Task directions →
Produce again, without any change, the lines running from the one with "A current of 13.9" through the final line of the data below, and only those.

BEGIN

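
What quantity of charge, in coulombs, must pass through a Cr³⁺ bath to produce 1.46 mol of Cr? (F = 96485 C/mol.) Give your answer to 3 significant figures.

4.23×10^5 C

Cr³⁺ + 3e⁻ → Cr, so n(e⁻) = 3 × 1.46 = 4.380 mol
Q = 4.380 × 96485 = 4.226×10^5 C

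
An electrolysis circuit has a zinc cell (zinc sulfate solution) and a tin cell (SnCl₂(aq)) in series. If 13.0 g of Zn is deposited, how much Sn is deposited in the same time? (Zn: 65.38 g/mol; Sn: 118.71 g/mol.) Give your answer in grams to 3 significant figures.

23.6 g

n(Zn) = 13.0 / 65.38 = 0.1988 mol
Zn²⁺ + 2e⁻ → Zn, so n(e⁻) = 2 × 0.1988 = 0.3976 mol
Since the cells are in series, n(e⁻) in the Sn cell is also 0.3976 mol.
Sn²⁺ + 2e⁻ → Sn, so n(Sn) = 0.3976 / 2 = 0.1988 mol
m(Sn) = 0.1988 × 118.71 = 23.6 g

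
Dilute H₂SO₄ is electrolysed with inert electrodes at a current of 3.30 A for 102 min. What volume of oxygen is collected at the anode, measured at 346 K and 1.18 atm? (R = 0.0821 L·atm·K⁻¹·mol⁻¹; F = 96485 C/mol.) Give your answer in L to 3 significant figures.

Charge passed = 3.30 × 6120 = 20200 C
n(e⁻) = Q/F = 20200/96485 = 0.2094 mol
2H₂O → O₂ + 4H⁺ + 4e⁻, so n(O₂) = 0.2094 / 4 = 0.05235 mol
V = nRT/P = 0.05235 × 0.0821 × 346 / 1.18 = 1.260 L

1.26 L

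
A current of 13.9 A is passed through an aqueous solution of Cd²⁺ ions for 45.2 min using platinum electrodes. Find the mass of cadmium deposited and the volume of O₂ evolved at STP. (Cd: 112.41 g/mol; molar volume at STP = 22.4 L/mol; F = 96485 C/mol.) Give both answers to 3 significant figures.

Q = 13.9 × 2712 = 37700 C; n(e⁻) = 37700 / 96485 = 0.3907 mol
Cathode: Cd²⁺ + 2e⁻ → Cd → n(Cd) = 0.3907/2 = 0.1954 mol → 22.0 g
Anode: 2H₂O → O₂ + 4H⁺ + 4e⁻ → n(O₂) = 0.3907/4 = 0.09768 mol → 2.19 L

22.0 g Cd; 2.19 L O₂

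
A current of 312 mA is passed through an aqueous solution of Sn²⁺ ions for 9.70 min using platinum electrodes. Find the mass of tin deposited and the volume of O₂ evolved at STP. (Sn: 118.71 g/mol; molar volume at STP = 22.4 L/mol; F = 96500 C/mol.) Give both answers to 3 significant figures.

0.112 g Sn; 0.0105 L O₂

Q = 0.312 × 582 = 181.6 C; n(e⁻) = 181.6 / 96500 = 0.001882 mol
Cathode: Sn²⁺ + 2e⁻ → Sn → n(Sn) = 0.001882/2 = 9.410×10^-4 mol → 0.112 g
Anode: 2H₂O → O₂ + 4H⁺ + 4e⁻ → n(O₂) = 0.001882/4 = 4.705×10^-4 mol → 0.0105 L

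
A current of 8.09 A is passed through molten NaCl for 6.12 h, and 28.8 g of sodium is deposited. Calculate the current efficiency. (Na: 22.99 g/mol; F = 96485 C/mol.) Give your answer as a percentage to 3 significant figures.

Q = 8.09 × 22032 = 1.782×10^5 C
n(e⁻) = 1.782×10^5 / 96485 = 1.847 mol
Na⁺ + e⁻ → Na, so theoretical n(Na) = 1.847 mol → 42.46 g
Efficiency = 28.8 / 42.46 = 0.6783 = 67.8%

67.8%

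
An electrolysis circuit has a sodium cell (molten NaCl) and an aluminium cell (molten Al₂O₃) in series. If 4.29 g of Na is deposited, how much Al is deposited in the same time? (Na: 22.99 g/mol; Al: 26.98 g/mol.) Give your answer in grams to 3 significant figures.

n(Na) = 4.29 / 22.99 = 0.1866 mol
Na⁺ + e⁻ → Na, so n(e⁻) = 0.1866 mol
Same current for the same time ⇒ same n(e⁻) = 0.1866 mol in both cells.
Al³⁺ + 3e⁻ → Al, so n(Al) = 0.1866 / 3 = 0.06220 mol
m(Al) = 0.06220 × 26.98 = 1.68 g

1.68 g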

END

Result of this exercise →
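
A current of 13.9 A is passed through an aqueous solution of Cd²⁺ ions for 45.2 min using platinum electrodes. Find the mass of cadmium deposited and the volume of O₂ evolved at STP. (Cd: 112.41 g/mol; molar volume at STP = 22.4 L/mol; F = 96485 C/mol.) Give both answers to 3 significant figures.

Q = 13.9 × 2712 = 37700 C; n(e⁻) = 37700 / 96485 = 0.3907 mol
Cathode: Cd²⁺ + 2e⁻ → Cd → n(Cd) = 0.3907/2 = 0.1954 mol → 22.0 g
Anode: 2H₂O → O₂ + 4H⁺ + 4e⁻ → n(O₂) = 0.3907/4 = 0.09768 mol → 2.19 L

22.0 g Cd; 2.19 L O₂

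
A current of 312 mA is passed through an aqueous solution of Sn²⁺ ions for 9.70 min using platinum electrodes. Find the mass of tin deposited and the volume of O₂ evolved at STP. (Sn: 118.71 g/mol; molar volume at STP = 22.4 L/mol; F = 96500 C/mol.) Give both answers to 3 significant figures.

0.112 g Sn; 0.0105 L O₂

Q = 0.312 × 582 = 181.6 C; n(e⁻) = 181.6 / 96500 = 0.001882 mol
Cathode: Sn²⁺ + 2e⁻ → Sn → n(Sn) = 0.001882/2 = 9.410×10^-4 mol → 0.112 g
Anode: 2H₂O → O₂ + 4H⁺ + 4e⁻ → n(O₂) = 0.001882/4 = 4.705×10^-4 mol → 0.0105 L

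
A current of 8.09 A is passed through molten NaCl for 6.12 h, and 28.8 g of sodium is deposited. Calculate the current efficiency. (Na: 22.99 g/mol; F = 96485 C/mol.) Give your answer as a percentage to 3 significant figures.

Q = 8.09 × 22032 = 1.782×10^5 C
n(e⁻) = 1.782×10^5 / 96485 = 1.847 mol
Na⁺ + e⁻ → Na, so theoretical n(Na) = 1.847 mol → 42.46 g
Efficiency = 28.8 / 42.46 = 0.6783 = 67.8%

67.8%

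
An electrolysis circuit has a sodium cell (molten NaCl) and an aluminium cell (molten Al₂O₃) in series. If 4.29 g of Na is deposited, how much Al is deposited in the same time? (Na: 22.99 g/mol; Al: 26.98 g/mol.) Give your answer in grams to 3 significant figures.

n(Na) = 4.29 / 22.99 = 0.1866 mol
Na⁺ + e⁻ → Na, so n(e⁻) = 0.1866 mol
Same current for the same time ⇒ same n(e⁻) = 0.1866 mol in both cells.
Al³⁺ + 3e⁻ → Al, so n(Al) = 0.1866 / 3 = 0.06220 mol
m(Al) = 0.06220 × 26.98 = 1.68 g

1.68 g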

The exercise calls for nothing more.